**INSTRUCTIONS TO FOLLOW**
Using the records provided below, locate and copy each line that contains the word "analysis".

**SOURCE MATERIAL**
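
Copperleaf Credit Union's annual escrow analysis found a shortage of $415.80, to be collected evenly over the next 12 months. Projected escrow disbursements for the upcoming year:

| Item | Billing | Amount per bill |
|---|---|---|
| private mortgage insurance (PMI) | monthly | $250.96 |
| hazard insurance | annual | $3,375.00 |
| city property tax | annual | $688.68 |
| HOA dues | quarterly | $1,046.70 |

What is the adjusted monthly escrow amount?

$973.15

Private mortgage insurance (PMI): $250.96 × 12 = $3,011.52 annually
Hazard insurance: $3,375.00 annually
City property tax: $688.68 annually
HOA dues: $1,046.70 × 4 = $4,186.80 annually
Combined annual = $3,011.52 + $3,375.00 + $688.68 + $4,186.80 = $11,262.00
Base monthly escrow = $11,262.00 ÷ 12 = $938.50
Shortage per month = $415.80 ÷ 12 = $34.65
New monthly escrow = $938.50 + $34.65 = $973.15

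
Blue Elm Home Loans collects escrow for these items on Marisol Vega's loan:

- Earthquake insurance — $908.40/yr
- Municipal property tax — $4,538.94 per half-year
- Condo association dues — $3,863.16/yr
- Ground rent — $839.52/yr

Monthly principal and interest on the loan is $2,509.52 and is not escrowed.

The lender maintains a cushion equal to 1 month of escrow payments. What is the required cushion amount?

Earthquake insurance: $908.40 per year
Municipal property tax: $4,538.94 × 2 = $9,077.88 per year
Condo association dues: $3,863.16 per year
Ground rent: $839.52 per year
Combined annual = $908.40 + $9,077.88 + $3,863.16 + $839.52 = $14,688.96
Monthly = $14,688.96 / 12 = $1,224.08
Cushion = 1 × $1,224.08 = $1,224.08

$1,224.08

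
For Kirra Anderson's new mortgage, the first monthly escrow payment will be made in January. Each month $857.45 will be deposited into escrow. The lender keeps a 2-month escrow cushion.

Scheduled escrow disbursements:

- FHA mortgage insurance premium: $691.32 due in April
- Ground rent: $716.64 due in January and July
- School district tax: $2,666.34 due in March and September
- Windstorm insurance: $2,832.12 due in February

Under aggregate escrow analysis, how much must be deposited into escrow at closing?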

**SOLVED EXERCISE**
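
Copperleaf Credit Union's annual escrow analysis found a shortage of $415.80, to be collected evenly over the next 12 months. Projected escrow disbursements for the upcoming year:
Under aggregate escrow analysis, how much must be deposited into escrow at closing?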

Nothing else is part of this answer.